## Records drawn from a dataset
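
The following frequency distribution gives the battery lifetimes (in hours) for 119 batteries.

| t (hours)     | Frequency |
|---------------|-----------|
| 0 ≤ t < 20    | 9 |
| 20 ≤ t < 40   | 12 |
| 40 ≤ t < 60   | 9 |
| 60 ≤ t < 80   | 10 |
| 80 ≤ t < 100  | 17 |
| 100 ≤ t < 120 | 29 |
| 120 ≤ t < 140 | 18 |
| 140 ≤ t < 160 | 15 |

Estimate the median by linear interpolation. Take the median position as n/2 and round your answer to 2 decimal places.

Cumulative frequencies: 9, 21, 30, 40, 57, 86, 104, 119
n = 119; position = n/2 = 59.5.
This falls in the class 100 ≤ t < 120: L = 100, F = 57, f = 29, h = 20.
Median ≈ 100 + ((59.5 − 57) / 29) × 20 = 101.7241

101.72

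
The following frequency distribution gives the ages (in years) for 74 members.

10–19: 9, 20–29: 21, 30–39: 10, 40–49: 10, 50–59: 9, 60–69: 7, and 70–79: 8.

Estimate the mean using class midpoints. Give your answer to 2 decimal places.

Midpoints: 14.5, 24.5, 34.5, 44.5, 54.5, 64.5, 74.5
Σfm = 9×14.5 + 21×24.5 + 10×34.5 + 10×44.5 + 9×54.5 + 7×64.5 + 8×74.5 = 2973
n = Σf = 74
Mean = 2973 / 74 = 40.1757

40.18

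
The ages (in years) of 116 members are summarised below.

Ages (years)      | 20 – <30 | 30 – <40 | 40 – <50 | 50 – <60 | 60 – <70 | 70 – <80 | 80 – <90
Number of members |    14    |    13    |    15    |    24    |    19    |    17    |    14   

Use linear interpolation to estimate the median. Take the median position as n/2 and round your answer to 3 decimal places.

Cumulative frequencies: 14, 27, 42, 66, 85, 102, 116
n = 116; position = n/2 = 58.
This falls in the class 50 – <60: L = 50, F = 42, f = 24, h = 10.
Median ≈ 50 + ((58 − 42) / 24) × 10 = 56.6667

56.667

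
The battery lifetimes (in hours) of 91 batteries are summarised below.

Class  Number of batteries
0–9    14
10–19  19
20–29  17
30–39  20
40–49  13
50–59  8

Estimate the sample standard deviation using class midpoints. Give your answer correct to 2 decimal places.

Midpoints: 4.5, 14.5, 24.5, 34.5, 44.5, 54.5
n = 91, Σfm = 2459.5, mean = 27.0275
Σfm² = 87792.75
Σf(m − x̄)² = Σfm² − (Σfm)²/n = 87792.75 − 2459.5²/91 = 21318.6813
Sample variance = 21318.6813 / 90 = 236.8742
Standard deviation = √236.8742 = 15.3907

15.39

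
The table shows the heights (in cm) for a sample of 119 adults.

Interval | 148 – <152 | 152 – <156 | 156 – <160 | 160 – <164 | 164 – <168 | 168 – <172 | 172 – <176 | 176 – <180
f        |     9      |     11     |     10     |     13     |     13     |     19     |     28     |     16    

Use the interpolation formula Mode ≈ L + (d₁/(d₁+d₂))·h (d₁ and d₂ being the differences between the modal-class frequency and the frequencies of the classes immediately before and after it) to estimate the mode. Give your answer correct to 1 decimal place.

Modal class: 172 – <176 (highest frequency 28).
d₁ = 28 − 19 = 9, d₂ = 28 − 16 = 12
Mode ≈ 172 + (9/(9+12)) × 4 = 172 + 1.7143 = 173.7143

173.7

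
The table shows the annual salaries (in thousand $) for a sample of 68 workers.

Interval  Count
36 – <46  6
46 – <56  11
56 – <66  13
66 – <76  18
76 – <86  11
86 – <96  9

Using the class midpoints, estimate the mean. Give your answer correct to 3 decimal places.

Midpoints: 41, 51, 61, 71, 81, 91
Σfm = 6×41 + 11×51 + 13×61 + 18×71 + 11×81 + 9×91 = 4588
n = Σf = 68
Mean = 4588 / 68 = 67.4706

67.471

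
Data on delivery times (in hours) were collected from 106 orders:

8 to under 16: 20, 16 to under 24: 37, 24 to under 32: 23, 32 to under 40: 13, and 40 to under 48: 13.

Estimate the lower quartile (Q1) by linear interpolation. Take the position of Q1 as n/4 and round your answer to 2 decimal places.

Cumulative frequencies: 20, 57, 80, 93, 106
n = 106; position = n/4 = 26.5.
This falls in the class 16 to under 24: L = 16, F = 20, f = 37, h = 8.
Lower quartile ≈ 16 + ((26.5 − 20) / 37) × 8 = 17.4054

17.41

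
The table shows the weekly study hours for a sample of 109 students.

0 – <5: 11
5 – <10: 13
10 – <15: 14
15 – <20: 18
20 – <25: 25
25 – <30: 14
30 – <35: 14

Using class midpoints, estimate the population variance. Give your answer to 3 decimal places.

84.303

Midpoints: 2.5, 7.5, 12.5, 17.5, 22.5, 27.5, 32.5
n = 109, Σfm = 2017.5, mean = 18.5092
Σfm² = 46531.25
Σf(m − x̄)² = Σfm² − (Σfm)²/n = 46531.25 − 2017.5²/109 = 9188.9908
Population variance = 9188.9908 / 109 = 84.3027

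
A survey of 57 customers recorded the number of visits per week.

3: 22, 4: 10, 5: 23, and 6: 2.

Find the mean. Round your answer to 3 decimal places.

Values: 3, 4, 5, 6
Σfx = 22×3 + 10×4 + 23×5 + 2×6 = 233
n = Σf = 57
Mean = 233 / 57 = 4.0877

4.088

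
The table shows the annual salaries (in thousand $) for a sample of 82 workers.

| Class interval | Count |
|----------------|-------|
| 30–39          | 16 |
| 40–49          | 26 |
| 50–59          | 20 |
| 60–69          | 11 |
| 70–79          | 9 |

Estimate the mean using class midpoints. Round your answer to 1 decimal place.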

## Exercise goal
Only lines of the data holding the word "years" go in the answer. Please copy each of them.

## Solution for this problem
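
The following frequency distribution gives the ages (in years) for 74 members.
The ages (in years) of 116 members are summarised below.
Ages (years)      | 20 – <30 | 30 – <40 | 40 – <50 | 50 – <60 | 60 – <70 | 70 – <80 | 80 – <90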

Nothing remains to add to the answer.